(Stored data entries)
☆ ☆ ☆ ☆ ☆ ☆ ☆

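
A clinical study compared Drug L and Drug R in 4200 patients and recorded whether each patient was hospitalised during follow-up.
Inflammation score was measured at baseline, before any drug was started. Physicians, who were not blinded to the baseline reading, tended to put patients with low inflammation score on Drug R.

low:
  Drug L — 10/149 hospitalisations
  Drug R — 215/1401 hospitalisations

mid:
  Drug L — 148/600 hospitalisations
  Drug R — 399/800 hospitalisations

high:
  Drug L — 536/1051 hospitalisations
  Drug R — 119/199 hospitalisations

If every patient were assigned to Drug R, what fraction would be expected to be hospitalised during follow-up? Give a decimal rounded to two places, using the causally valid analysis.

0.40

Within every inflammation score level Drug L has the lower rate, yet pooled Drug R does — Simpson's reversal.
The imbalance in inflammation score arose from how patients were allocated, not from anything the drug did; and inflammation score independently affects the outcome. The pooled gap is confounded — condition on inflammation score.
Standardising Drug R to the population inflammation score mix: 0.369·215/1401 + 0.333·399/800 + 0.298·119/199 = 0.401.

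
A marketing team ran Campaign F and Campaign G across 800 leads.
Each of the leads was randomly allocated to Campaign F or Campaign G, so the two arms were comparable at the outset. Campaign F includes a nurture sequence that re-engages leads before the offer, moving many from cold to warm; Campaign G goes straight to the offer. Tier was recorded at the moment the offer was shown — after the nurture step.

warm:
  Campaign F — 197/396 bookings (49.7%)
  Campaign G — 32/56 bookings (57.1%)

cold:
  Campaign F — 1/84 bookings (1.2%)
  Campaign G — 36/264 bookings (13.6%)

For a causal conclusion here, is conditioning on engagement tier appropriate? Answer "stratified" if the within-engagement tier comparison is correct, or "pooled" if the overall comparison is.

The distribution of engagement tier is itself part of what the campaign does — it is an intermediate outcome. Holding it fixed would remove that part of the effect; the total effect is the pooled difference.
Pooled: Campaign F 41.2% vs Campaign G 21.2%; Campaign F is higher overall.

pooled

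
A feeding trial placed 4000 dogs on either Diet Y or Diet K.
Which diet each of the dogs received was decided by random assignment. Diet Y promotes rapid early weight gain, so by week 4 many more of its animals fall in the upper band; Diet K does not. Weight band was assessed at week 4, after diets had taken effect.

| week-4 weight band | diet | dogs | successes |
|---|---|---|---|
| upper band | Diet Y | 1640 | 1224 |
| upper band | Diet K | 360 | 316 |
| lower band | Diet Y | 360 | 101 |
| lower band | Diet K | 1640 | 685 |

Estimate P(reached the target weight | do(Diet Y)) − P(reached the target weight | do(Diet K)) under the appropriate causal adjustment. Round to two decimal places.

Week-4 weight band here is a post-treatment variable shaped by the diet; conditioning on it would introduce bias rather than remove it. The overall comparison is the causal one.
The causal difference is the pooled difference: 0.662 − 0.500 = +0.162.

+0.16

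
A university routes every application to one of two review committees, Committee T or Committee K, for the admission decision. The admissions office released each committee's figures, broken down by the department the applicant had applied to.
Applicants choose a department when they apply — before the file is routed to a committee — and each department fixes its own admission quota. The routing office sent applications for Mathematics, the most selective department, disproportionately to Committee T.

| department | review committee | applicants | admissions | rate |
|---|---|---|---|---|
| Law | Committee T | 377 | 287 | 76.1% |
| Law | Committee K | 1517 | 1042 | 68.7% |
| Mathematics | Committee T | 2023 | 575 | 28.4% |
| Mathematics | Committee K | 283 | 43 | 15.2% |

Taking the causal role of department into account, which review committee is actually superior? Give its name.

Committee T

Committee T is higher inside every department stratum but Committee K is higher in aggregate. Whether to stratify depends on how department relates to the review committee.
Since department is a pre-existing factor (not a product of the review committee) and it affects the outcome on its own, it is a confounder. The stratified rates, not the pooled rate, identify the causal effect.
Within each level — Law: 76.1% vs 68.7%; Mathematics: 28.4% vs 15.2% — Committee T is higher every time.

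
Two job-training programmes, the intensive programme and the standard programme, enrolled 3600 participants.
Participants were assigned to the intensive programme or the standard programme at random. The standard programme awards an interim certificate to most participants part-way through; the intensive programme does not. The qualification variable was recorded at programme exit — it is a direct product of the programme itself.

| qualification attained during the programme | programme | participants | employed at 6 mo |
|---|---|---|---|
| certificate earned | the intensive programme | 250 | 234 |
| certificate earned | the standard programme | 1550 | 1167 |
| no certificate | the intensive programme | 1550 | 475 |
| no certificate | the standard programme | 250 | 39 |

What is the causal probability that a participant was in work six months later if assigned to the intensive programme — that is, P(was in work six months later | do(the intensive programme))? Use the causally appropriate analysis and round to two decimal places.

Qualification attained during the programme lies on the pathway programme → qualification attained during the programme → outcome, so adjusting for it blocks the indirect effect. For the total causal effect of programme, use the unadjusted pooled rates.
So P(outcome | do(the intensive programme)) is just the pooled rate for the intensive programme: 709/1800 = 0.394.

0.39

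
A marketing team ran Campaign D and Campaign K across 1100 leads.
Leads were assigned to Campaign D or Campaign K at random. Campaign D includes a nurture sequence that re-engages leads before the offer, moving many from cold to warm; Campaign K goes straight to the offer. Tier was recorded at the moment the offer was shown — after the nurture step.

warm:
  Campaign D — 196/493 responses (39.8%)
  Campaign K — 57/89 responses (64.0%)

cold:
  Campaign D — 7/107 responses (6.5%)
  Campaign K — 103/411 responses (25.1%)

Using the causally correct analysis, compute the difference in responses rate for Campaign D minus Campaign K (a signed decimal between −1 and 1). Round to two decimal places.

Engagement tier is recorded after the campaign and is itself shifted by it — it sits on the causal path from campaign to outcome. Conditioning on a mediator would strip out part of the effect we want; the pooled comparison gives the total causal effect.
The causal difference is the pooled difference: 0.338 − 0.320 = +0.018.

+0.02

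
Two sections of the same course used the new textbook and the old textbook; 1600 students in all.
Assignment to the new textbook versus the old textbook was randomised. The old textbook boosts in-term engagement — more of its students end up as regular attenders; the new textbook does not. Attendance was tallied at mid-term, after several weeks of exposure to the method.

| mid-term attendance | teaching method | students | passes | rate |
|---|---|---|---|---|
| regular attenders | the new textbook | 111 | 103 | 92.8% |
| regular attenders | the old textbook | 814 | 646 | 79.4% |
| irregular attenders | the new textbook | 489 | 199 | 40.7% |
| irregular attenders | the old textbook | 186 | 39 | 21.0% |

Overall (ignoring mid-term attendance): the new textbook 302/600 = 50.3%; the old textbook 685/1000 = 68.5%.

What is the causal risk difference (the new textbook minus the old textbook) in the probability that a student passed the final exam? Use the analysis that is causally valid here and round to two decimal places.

The distribution of mid-term attendance is itself part of what the teaching method does — it is an intermediate outcome. Holding it fixed would remove that part of the effect; the total effect is the pooled difference.
The causal difference is the pooled difference: 0.503 − 0.685 = -0.182.

-0.18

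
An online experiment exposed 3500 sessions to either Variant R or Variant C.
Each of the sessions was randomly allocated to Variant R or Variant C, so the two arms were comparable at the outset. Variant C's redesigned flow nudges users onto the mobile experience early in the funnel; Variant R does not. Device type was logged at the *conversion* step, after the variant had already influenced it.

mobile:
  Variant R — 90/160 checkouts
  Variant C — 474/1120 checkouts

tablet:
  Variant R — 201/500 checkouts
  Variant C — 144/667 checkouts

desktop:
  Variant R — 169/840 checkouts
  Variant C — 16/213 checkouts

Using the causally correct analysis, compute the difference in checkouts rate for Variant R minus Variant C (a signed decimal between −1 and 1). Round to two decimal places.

-0.01

Device type here is a post-treatment variable shaped by the variant; conditioning on it would introduce bias rather than remove it. The overall comparison is the causal one.
The causal difference is the pooled difference: 0.307 − 0.317 = -0.010.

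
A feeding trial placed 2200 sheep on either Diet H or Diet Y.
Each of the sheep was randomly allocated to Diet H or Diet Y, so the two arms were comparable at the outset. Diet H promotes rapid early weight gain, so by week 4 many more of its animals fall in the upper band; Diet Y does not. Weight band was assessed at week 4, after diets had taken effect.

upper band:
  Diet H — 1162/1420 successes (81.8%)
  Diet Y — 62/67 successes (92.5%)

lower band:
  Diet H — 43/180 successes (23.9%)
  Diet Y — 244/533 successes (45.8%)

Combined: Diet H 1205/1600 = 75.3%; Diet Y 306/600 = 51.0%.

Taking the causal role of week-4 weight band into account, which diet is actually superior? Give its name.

Week-4 weight band here is a post-treatment variable shaped by the diet; conditioning on it would introduce bias rather than remove it. The overall comparison is the causal one.
Pooled: Diet H 75.3% vs Diet Y 51.0%; Diet H is higher overall.

Diet H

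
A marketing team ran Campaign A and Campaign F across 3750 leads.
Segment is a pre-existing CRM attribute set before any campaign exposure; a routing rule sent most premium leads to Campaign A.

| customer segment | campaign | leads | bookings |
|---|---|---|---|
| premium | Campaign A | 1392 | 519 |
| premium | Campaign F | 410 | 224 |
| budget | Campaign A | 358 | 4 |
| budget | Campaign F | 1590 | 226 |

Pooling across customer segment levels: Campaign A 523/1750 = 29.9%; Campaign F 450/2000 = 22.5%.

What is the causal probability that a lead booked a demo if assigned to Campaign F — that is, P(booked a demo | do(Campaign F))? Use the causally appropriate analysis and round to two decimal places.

0.34

Within every customer segment level Campaign F has the higher rate, yet pooled Campaign A does — Simpson's reversal.
Nothing the campaign does changes customer segment; the imbalance is an allocation artefact. With customer segment also predicting the outcome, the pooled figure is confounded, and the within-stratum comparison is the causal one.
Standardising Campaign F to the population customer segment mix: 0.481·224/410 + 0.519·226/1590 = 0.336.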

☆ ☆ ☆ ☆ ☆ ☆ ☆

• Work order: Filter the data above down to lines with the word "earned", and copy them.

• Output for this exercise:
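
| certificate earned | the intensive programme | 250 | 234 |
| certificate earned | the standard programme | 1550 | 1167 |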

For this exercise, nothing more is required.